START Records shown
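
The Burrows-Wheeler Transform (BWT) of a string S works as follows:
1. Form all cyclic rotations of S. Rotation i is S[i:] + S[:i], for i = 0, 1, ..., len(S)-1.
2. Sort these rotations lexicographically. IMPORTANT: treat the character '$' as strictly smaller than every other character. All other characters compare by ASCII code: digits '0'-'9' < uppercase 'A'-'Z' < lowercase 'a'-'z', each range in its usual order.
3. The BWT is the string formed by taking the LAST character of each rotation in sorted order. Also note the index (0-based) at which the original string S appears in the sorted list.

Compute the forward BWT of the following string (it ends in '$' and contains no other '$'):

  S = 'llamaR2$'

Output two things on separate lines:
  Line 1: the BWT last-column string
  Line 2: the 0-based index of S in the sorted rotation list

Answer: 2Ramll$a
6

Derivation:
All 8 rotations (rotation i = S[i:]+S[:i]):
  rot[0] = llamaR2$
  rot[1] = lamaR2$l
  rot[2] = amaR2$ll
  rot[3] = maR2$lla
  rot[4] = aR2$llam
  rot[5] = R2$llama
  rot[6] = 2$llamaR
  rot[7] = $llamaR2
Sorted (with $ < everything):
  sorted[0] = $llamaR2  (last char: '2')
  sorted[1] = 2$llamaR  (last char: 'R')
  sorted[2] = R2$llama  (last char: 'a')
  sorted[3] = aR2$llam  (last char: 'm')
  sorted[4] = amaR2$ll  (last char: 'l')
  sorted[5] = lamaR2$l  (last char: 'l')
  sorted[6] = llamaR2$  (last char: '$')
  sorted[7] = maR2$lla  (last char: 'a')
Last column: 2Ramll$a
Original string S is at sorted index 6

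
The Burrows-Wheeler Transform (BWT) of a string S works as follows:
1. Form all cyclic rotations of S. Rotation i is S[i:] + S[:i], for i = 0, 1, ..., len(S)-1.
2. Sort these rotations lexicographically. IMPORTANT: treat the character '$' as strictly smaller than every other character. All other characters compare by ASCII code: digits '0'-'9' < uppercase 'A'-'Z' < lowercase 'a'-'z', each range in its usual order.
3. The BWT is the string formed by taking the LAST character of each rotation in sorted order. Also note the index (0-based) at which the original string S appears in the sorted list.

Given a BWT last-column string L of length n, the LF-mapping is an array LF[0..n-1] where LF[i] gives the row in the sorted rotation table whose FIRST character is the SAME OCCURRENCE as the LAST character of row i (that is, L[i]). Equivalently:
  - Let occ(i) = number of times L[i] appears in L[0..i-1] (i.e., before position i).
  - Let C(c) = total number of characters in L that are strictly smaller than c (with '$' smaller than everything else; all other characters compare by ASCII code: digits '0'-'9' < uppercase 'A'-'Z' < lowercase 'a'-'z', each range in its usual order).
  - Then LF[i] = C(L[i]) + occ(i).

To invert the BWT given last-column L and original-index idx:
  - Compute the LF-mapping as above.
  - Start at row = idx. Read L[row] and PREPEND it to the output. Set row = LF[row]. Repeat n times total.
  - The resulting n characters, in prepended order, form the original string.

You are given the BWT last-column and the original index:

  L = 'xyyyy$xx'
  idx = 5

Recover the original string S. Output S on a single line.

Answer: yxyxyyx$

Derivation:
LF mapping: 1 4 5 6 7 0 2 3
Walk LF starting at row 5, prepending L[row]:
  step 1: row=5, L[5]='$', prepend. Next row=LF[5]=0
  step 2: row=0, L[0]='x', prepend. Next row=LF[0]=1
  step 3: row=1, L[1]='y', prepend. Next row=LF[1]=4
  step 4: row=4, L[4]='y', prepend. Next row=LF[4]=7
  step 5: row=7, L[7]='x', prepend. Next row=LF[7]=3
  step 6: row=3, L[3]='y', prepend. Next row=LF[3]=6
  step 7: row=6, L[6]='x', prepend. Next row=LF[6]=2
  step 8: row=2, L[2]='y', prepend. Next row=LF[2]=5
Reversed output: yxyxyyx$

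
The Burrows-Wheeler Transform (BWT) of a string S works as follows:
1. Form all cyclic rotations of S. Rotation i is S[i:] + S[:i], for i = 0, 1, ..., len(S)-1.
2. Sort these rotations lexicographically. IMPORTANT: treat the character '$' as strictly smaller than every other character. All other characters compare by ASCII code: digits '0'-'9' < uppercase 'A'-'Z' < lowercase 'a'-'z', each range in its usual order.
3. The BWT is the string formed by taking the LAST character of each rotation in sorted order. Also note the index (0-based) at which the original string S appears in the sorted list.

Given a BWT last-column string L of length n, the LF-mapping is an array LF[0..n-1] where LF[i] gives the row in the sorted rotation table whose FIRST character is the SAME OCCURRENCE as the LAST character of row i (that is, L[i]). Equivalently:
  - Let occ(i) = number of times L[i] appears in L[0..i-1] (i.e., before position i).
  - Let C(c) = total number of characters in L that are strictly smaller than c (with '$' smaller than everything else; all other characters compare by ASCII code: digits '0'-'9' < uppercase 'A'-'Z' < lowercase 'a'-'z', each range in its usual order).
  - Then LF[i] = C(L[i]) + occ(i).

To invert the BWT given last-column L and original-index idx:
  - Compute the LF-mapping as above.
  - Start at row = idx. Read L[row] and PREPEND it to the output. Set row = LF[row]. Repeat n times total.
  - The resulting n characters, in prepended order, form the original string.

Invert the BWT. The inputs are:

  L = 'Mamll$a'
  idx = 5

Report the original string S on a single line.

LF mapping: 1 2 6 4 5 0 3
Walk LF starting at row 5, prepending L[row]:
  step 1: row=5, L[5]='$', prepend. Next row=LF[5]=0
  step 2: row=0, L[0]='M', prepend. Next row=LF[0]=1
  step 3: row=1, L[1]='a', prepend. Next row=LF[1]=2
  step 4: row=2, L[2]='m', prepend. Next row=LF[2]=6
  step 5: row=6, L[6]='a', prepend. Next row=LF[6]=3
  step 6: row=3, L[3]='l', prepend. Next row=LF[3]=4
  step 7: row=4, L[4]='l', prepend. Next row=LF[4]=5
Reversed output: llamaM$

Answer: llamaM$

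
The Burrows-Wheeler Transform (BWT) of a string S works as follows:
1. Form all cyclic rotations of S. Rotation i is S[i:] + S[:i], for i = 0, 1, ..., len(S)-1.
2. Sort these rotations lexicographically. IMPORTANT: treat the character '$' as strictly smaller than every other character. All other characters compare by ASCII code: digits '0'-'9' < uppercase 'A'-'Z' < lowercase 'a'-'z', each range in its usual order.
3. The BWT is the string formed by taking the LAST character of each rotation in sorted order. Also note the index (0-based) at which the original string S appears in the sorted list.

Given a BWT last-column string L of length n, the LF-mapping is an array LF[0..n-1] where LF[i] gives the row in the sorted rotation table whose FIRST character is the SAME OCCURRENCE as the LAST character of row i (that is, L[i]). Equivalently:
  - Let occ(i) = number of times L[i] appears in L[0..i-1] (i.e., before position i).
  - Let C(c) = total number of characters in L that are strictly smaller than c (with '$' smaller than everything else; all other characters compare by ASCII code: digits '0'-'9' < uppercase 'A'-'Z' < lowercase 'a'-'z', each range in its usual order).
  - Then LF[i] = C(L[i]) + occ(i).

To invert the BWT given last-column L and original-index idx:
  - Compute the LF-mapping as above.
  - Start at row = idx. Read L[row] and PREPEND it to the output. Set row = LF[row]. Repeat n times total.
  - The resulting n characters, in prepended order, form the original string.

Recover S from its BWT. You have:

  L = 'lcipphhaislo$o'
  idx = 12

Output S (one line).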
END Records shown
• _Task instructions_:
Could you return the data above exactly as it stands?

• _Response below_:
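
The Burrows-Wheeler Transform (BWT) of a string S works as follows:
1. Form all cyclic rotations of S. Rotation i is S[i:] + S[:i], for i = 0, 1, ..., len(S)-1.
2. Sort these rotations lexicographically. IMPORTANT: treat the character '$' as strictly smaller than every other character. All other characters compare by ASCII code: digits '0'-'9' < uppercase 'A'-'Z' < lowercase 'a'-'z', each range in its usual order.
3. The BWT is the string formed by taking the LAST character of each rotation in sorted order. Also note the index (0-based) at which the original string S appears in the sorted list.

Compute the forward BWT of the following string (it ends in '$' and contains no other '$'):

  S = 'llamaR2$'

Output two things on separate lines:
  Line 1: the BWT last-column string
  Line 2: the 0-based index of S in the sorted rotation list

Answer: 2Ramll$a
6

Derivation:
All 8 rotations (rotation i = S[i:]+S[:i]):
  rot[0] = llamaR2$
  rot[1] = lamaR2$l
  rot[2] = amaR2$ll
  rot[3] = maR2$lla
  rot[4] = aR2$llam
  rot[5] = R2$llama
  rot[6] = 2$llamaR
  rot[7] = $llamaR2
Sorted (with $ < everything):
  sorted[0] = $llamaR2  (last char: '2')
  sorted[1] = 2$llamaR  (last char: 'R')
  sorted[2] = R2$llama  (last char: 'a')
  sorted[3] = aR2$llam  (last char: 'm')
  sorted[4] = amaR2$ll  (last char: 'l')
  sorted[5] = lamaR2$l  (last char: 'l')
  sorted[6] = llamaR2$  (last char: '$')
  sorted[7] = maR2$lla  (last char: 'a')
Last column: 2Ramll$a
Original string S is at sorted index 6

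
The Burrows-Wheeler Transform (BWT) of a string S works as follows:
1. Form all cyclic rotations of S. Rotation i is S[i:] + S[:i], for i = 0, 1, ..., len(S)-1.
2. Sort these rotations lexicographically. IMPORTANT: treat the character '$' as strictly smaller than every other character. All other characters compare by ASCII code: digits '0'-'9' < uppercase 'A'-'Z' < lowercase 'a'-'z', each range in its usual order.
3. The BWT is the string formed by taking the LAST character of each rotation in sorted order. Also note the index (0-based) at which the original string S appears in the sorted list.

Given a BWT last-column string L of length n, the LF-mapping is an array LF[0..n-1] where LF[i] gives the row in the sorted rotation table whose FIRST character is the SAME OCCURRENCE as the LAST character of row i (that is, L[i]). Equivalently:
  - Let occ(i) = number of times L[i] appears in L[0..i-1] (i.e., before position i).
  - Let C(c) = total number of characters in L that are strictly smaller than c (with '$' smaller than everything else; all other characters compare by ASCII code: digits '0'-'9' < uppercase 'A'-'Z' < lowercase 'a'-'z', each range in its usual order).
  - Then LF[i] = C(L[i]) + occ(i).

To invert the BWT given last-column L and original-index idx:
  - Compute the LF-mapping as above.
  - Start at row = idx. Read L[row] and PREPEND it to the output. Set row = LF[row]. Repeat n times total.
  - The resulting n characters, in prepended order, form the original string.

You are given the BWT last-column and the original index:

  L = 'xyyyy$xx'
  idx = 5

Recover the original string S. Output S on a single line.

Answer: yxyxyyx$

Derivation:
LF mapping: 1 4 5 6 7 0 2 3
Walk LF starting at row 5, prepending L[row]:
  step 1: row=5, L[5]='$', prepend. Next row=LF[5]=0
  step 2: row=0, L[0]='x', prepend. Next row=LF[0]=1
  step 3: row=1, L[1]='y', prepend. Next row=LF[1]=4
  step 4: row=4, L[4]='y', prepend. Next row=LF[4]=7
  step 5: row=7, L[7]='x', prepend. Next row=LF[7]=3
  step 6: row=3, L[3]='y', prepend. Next row=LF[3]=6
  step 7: row=6, L[6]='x', prepend. Next row=LF[6]=2
  step 8: row=2, L[2]='y', prepend. Next row=LF[2]=5
Reversed output: yxyxyyx$

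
The Burrows-Wheeler Transform (BWT) of a string S works as follows:
1. Form all cyclic rotations of S. Rotation i is S[i:] + S[:i], for i = 0, 1, ..., len(S)-1.
2. Sort these rotations lexicographically. IMPORTANT: treat the character '$' as strictly smaller than every other character. All other characters compare by ASCII code: digits '0'-'9' < uppercase 'A'-'Z' < lowercase 'a'-'z', each range in its usual order.
3. The BWT is the string formed by taking the LAST character of each rotation in sorted order. Also note the index (0-based) at which the original string S appears in the sorted list.

Given a BWT last-column string L of length n, the LF-mapping is an array LF[0..n-1] where LF[i] gives the row in the sorted rotation table whose FIRST character is the SAME OCCURRENCE as the LAST character of row i (that is, L[i]). Equivalently:
  - Let occ(i) = number of times L[i] appears in L[0..i-1] (i.e., before position i).
  - Let C(c) = total number of characters in L that are strictly smaller than c (with '$' smaller than everything else; all other characters compare by ASCII code: digits '0'-'9' < uppercase 'A'-'Z' < lowercase 'a'-'z', each range in its usual order).
  - Then LF[i] = C(L[i]) + occ(i).

To invert the BWT given last-column L and original-index idx:
  - Compute the LF-mapping as above.
  - Start at row = idx. Read L[row] and PREPEND it to the output. Set row = LF[row]. Repeat n times total.
  - The resulting n characters, in prepended order, form the original string.

Invert the BWT. The inputs are:

  L = 'Mamll$a'
  idx = 5

Report the original string S on a single line.

LF mapping: 1 2 6 4 5 0 3
Walk LF starting at row 5, prepending L[row]:
  step 1: row=5, L[5]='$', prepend. Next row=LF[5]=0
  step 2: row=0, L[0]='M', prepend. Next row=LF[0]=1
  step 3: row=1, L[1]='a', prepend. Next row=LF[1]=2
  step 4: row=2, L[2]='m', prepend. Next row=LF[2]=6
  step 5: row=6, L[6]='a', prepend. Next row=LF[6]=3
  step 6: row=3, L[3]='l', prepend. Next row=LF[3]=4
  step 7: row=4, L[4]='l', prepend. Next row=LF[4]=5
Reversed output: llamaM$

Answer: llamaM$

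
The Burrows-Wheeler Transform (BWT) of a string S works as follows:
1. Form all cyclic rotations of S. Rotation i is S[i:] + S[:i], for i = 0, 1, ..., len(S)-1.
2. Sort these rotations lexicographically. IMPORTANT: treat the character '$' as strictly smaller than every other character. All other characters compare by ASCII code: digits '0'-'9' < uppercase 'A'-'Z' < lowercase 'a'-'z', each range in its usual order.
3. The BWT is the string formed by taking the LAST character of each rotation in sorted order. Also note the index (0-based) at which the original string S appears in the sorted list.

Given a BWT last-column string L of length n, the LF-mapping is an array LF[0..n-1] where LF[i] gives the row in the sorted rotation table whose FIRST character is the SAME OCCURRENCE as the LAST character of row i (that is, L[i]). Equivalently:
  - Let occ(i) = number of times L[i] appears in L[0..i-1] (i.e., before position i).
  - Let C(c) = total number of characters in L that are strictly smaller than c (with '$' smaller than everything else; all other characters compare by ASCII code: digits '0'-'9' < uppercase 'A'-'Z' < lowercase 'a'-'z', each range in its usual order).
  - Then LF[i] = C(L[i]) + occ(i).

To invert the BWT given last-column L and original-index idx:
  - Compute the LF-mapping as above.
  - Start at row = idx. Read L[row] and PREPEND it to the output. Set row = LF[row]. Repeat n times total.
  - The resulting n characters, in prepended order, form the original string.

Recover S from its BWT. You have:

  L = 'lcipphhaislo$o'
  idx = 12

Output S (one line).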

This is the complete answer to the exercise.